Restate word for word the line containing "Consider a stock with current price $90.00." and each line that follows it, through the last line below, and nothing else.
<<<<
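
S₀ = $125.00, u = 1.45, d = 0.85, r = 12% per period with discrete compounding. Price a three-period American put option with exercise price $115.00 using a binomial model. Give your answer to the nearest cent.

Risk-neutral probability p = (1 + 0.12 − 0.85)/(1.45 − 0.85) = 0.2700/0.6000 = 0.4500
Terminal stock prices: S_uuu = 381.1, S_uud = 223.4, S_udd = 131, S_ddd = 76.77
Terminal payoffs (K − S): max(-266.1, 0) = 0, max(-108.4, 0) = 0, max(-15.95, 0) = 0, max(38.23, 0) = 38.23
Node uu (S = 262.8): continuation = 1/1.12·[0.4500·0.0000 + 0.5500·0.0000] = 0.0000; exercise value = 0.0000 ≤ continuation, so V_uu = 0.0000
Node ud (S = 154.1): continuation = 1/1.12·[0.4500·0.0000 + 0.5500·0.0000] = 0.0000; exercise value = 0.0000 ≤ continuation, so V_ud = 0.0000
Node dd (S = 90.31): continuation = 1/1.12·[0.4500·0.0000 + 0.5500·38.2344] = 18.7758; exercise value = 24.6875 > continuation, so V_dd = 24.6875 (exercise)
Node u (S = 181.2): continuation = 1/1.12·[0.4500·0.0000 + 0.5500·0.0000] = 0.0000; exercise value = 0.0000 ≤ continuation, so V_u = 0.0000
Node d (S = 106.2): continuation = 1/1.12·[0.4500·0.0000 + 0.5500·24.6875] = 12.1233; exercise value = 8.7500 ≤ continuation, so V_d = 12.1233
Node 0 (S = 125): continuation = 1/1.12·[0.4500·0.0000 + 0.5500·12.1233] = 5.9534; exercise value = 0.0000 ≤ continuation, so V_0 = 5.9534

$5.95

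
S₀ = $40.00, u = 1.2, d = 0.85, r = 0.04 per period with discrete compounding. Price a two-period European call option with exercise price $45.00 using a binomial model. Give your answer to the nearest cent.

$3.43

Risk-neutral probability p = (1 + 0.04 − 0.85)/(1.2 − 0.85) = 0.1900/0.3500 = 0.5429
Terminal stock prices: S_uu = 57.6, S_ud = 40.8, S_dd = 28.9
Terminal payoffs (S − K): max(12.6, 0) = 12.6, max(-4.2, 0) = 0, max(-16.1, 0) = 0
Node u (S = 48): V_u = 1/1.04·[0.5429·12.6000 + 0.4571·0.0000] = 6.5769
Node d (S = 34): V_d = 1/1.04·[0.5429·0.0000 + 0.4571·0.0000] = 0.0000
Node 0 (S = 40): V_0 = 1/1.04·[0.5429·6.5769 + 0.4571·0.0000] = 3.4330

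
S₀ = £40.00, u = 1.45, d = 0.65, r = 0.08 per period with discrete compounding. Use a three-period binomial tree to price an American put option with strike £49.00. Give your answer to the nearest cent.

£12.26

Risk-neutral probability p = (1 + 0.08 − 0.65)/(1.45 − 0.65) = 0.4300/0.8000 = 0.5375
Terminal stock prices: S_uuu = 121.9, S_uud = 54.66, S_udd = 24.51, S_ddd = 10.98
Terminal payoffs (K − S): max(-72.94, 0) = 0, max(-5.665, 0) = 0, max(24.49, 0) = 24.49, max(38.02, 0) = 38.02
Node uu (S = 84.1): continuation = 1/1.08·[0.5375·0.0000 + 0.4625·0.0000] = 0.0000; exercise value = 0.0000 ≤ continuation, so V_uu = 0.0000
Node ud (S = 37.7): continuation = 1/1.08·[0.5375·0.0000 + 0.4625·24.4950] = 10.4898; exercise value = 11.3000 > continuation, so V_ud = 11.3000 (exercise)
Node dd (S = 16.9): continuation = 1/1.08·[0.5375·24.4950 + 0.4625·38.0150] = 28.4704; exercise value = 32.1000 > continuation, so V_dd = 32.1000 (exercise)
Node u (S = 58): continuation = 1/1.08·[0.5375·0.0000 + 0.4625·11.3000] = 4.8391; exercise value = 0.0000 ≤ continuation, so V_u = 4.8391
Node d (S = 26): continuation = 1/1.08·[0.5375·11.3000 + 0.4625·32.1000] = 19.3704; exercise value = 23.0000 > continuation, so V_d = 23.0000 (exercise)
Node 0 (S = 40): continuation = 1/1.08·[0.5375·4.8391 + 0.4625·23.0000] = 12.2579; exercise value = 9.0000 ≤ continuation, so V_0 = 12.2579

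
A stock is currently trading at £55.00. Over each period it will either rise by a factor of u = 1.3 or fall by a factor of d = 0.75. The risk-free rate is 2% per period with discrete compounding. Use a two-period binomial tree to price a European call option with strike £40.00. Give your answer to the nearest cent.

£18.81

Risk-neutral probability p = (1 + 0.02 − 0.75)/(1.3 − 0.75) = 0.2700/0.5500 = 0.4909
Terminal stock prices: S_uu = 92.95, S_ud = 53.62, S_dd = 30.94
Terminal payoffs (S − K): max(52.95, 0) = 52.95, max(13.62, 0) = 13.62, max(-9.062, 0) = 0
Node u (S = 71.5): V_u = 1/1.02·[0.4909·52.9500 + 0.5091·13.6250] = 32.2843
Node d (S = 41.25): V_d = 1/1.02·[0.4909·13.6250 + 0.5091·0.0000] = 6.5575
Node 0 (S = 55): V_0 = 1/1.02·[0.4909·32.2843 + 0.5091·6.5575] = 18.8108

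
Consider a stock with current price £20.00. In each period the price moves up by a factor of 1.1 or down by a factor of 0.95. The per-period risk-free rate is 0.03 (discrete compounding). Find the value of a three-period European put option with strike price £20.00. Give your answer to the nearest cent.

£0.31

Risk-neutral probability p = (1 + 0.03 − 0.95)/(1.1 − 0.95) = 0.0800/0.1500 = 0.5333
Terminal stock prices: S_uuu = 26.62, S_uud = 22.99, S_udd = 19.86, S_ddd = 17.15
Terminal payoffs (K − S): max(-6.62, 0) = 0, max(-2.99, 0) = 0, max(0.145, 0) = 0.145, max(2.853, 0) = 2.853
Node uu (S = 24.2): V_uu = 1/1.03·[0.5333·0.0000 + 0.4667·0.0000] = 0.0000
Node ud (S = 20.9): V_ud = 1/1.03·[0.5333·0.0000 + 0.4667·0.1450] = 0.0657
Node dd (S = 18.05): V_dd = 1/1.03·[0.5333·0.1450 + 0.4667·2.8525] = 1.3675
Node u (S = 22): V_u = 1/1.03·[0.5333·0.0000 + 0.4667·0.0657] = 0.0298
Node d (S = 19): V_d = 1/1.03·[0.5333·0.0657 + 0.4667·1.3675] = 0.6536
Node 0 (S = 20): V_0 = 1/1.03·[0.5333·0.0298 + 0.4667·0.6536] = 0.3115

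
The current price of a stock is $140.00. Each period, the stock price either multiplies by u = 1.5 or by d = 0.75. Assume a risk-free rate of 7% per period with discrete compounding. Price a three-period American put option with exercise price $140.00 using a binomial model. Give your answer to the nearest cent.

Risk-neutral probability p = (1 + 0.07 − 0.75)/(1.5 − 0.75) = 0.3200/0.7500 = 0.4267
Terminal stock prices: S_uuu = 472.5, S_uud = 236.2, S_udd = 118.1, S_ddd = 59.06
Terminal payoffs (K − S): max(-332.5, 0) = 0, max(-96.25, 0) = 0, max(21.88, 0) = 21.88, max(80.94, 0) = 80.94
Node uu (S = 315): continuation = 1/1.07·[0.4267·0.0000 + 0.5733·0.0000] = 0.0000; exercise value = 0.0000 ≤ continuation, so V_uu = 0.0000
Node ud (S = 157.5): continuation = 1/1.07·[0.4267·0.0000 + 0.5733·21.8750] = 11.7212; exercise value = 0.0000 ≤ continuation, so V_ud = 11.7212
Node dd (S = 78.75): continuation = 1/1.07·[0.4267·21.8750 + 0.5733·80.9375] = 52.0911; exercise value = 61.2500 > continuation, so V_dd = 61.2500 (exercise)
Node u (S = 210): continuation = 1/1.07·[0.4267·0.0000 + 0.5733·11.7212] = 6.2805; exercise value = 0.0000 ≤ continuation, so V_u = 6.2805
Node d (S = 105): continuation = 1/1.07·[0.4267·11.7212 + 0.5733·61.2500] = 37.4932; exercise value = 35.0000 ≤ continuation, so V_d = 37.4932
Node 0 (S = 140): continuation = 1/1.07·[0.4267·6.2805 + 0.5733·37.4932] = 22.5942; exercise value = 0.0000 ≤ continuation, so V_0 = 22.5942

$22.59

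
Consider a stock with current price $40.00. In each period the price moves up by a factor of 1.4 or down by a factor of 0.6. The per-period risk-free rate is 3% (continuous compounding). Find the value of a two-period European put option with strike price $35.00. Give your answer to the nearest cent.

$4.80

Risk-neutral probability p = (e^0.03 − 0.6)/(1.4 − 0.6) = 0.4305/0.8000 = 0.5381
Terminal stock prices: S_uu = 78.4, S_ud = 33.6, S_dd = 14.4
Terminal payoffs (K − S): max(-43.4, 0) = 0, max(1.4, 0) = 1.4, max(20.6, 0) = 20.6
Node u (S = 56): V_u = e^(−0.03)·[0.5381·0.0000 + 0.4619·1.4000] = 0.6276
Node d (S = 24): V_d = e^(−0.03)·[0.5381·1.4000 + 0.4619·20.6000] = 9.9656
Node 0 (S = 40): V_0 = e^(−0.03)·[0.5381·0.6276 + 0.4619·9.9656] = 4.7951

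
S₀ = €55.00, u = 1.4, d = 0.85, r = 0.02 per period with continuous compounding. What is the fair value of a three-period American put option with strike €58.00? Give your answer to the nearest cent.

€9.03

Risk-neutral probability p = (e^0.02 − 0.85)/(1.4 − 0.85) = 0.1702/0.5500 = 0.3095
Terminal stock prices: S_uuu = 150.9, S_uud = 91.63, S_udd = 55.63, S_ddd = 33.78
Terminal payoffs (K − S): max(-92.92, 0) = 0, max(-33.63, 0) = 0, max(2.368, 0) = 2.368, max(24.22, 0) = 24.22
Node uu (S = 107.8): continuation = e^(−0.02)·[0.3095·0.0000 + 0.6905·0.0000] = 0.0000; exercise value = 0.0000 ≤ continuation, so V_uu = 0.0000
Node ud (S = 65.45): continuation = e^(−0.02)·[0.3095·0.0000 + 0.6905·2.3675] = 1.6025; exercise value = 0.0000 ≤ continuation, so V_ud = 1.6025
Node dd (S = 39.74): continuation = e^(−0.02)·[0.3095·2.3675 + 0.6905·24.2231] = 17.1140; exercise value = 18.2625 > continuation, so V_dd = 18.2625 (exercise)
Node u (S = 77): continuation = e^(−0.02)·[0.3095·0.0000 + 0.6905·1.6025] = 1.0847; exercise value = 0.0000 ≤ continuation, so V_u = 1.0847
Node d (S = 46.75): continuation = e^(−0.02)·[0.3095·1.6025 + 0.6905·18.2625] = 12.8474; exercise value = 11.2500 ≤ continuation, so V_d = 12.8474
Node 0 (S = 55): continuation = e^(−0.02)·[0.3095·1.0847 + 0.6905·12.8474] = 9.0250; exercise value = 3.0000 ≤ continuation, so V_0 = 9.0250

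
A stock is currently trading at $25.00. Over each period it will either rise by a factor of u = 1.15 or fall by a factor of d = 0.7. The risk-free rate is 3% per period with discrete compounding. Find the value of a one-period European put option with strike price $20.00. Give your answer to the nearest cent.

Risk-neutral probability p = (1 + 0.03 − 0.7)/(1.15 − 0.7) = 0.3300/0.4500 = 0.7333
Terminal stock prices: S_u = 28.75, S_d = 17.5
Terminal payoffs (K − S): max(-8.75, 0) = 0, max(2.5, 0) = 2.5
Node 0 (S = 25): V_0 = 1/1.03·[0.7333·0.0000 + 0.2667·2.5000] = 0.6472

$0.65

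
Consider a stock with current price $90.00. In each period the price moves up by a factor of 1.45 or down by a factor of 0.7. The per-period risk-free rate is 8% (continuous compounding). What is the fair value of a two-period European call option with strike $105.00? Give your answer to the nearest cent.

$18.74

Risk-neutral probability p = (e^0.08 − 0.7)/(1.45 − 0.7) = 0.3833/0.7500 = 0.5110
Terminal stock prices: S_uu = 189.2, S_ud = 91.35, S_dd = 44.1
Terminal payoffs (S − K): max(84.22, 0) = 84.22, max(-13.65, 0) = 0, max(-60.9, 0) = 0
Node u (S = 130.5): V_u = e^(−0.08)·[0.5110·84.2250 + 0.4890·0.0000] = 39.7338
Node d (S = 63): V_d = e^(−0.08)·[0.5110·0.0000 + 0.4890·0.0000] = 0.0000
Node 0 (S = 90): V_0 = e^(−0.08)·[0.5110·39.7338 + 0.4890·0.0000] = 18.7448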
>>>>
RESPONSE TO THE TASK:
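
Consider a stock with current price $90.00. In each period the price moves up by a factor of 1.45 or down by a factor of 0.7. The per-period risk-free rate is 8% (continuous compounding). What is the fair value of a two-period European call option with strike $105.00? Give your answer to the nearest cent.

$18.74

Risk-neutral probability p = (e^0.08 − 0.7)/(1.45 − 0.7) = 0.3833/0.7500 = 0.5110
Terminal stock prices: S_uu = 189.2, S_ud = 91.35, S_dd = 44.1
Terminal payoffs (S − K): max(84.22, 0) = 84.22, max(-13.65, 0) = 0, max(-60.9, 0) = 0
Node u (S = 130.5): V_u = e^(−0.08)·[0.5110·84.2250 + 0.4890·0.0000] = 39.7338
Node d (S = 63): V_d = e^(−0.08)·[0.5110·0.0000 + 0.4890·0.0000] = 0.0000
Node 0 (S = 90): V_0 = e^(−0.08)·[0.5110·39.7338 + 0.4890·0.0000] = 18.7448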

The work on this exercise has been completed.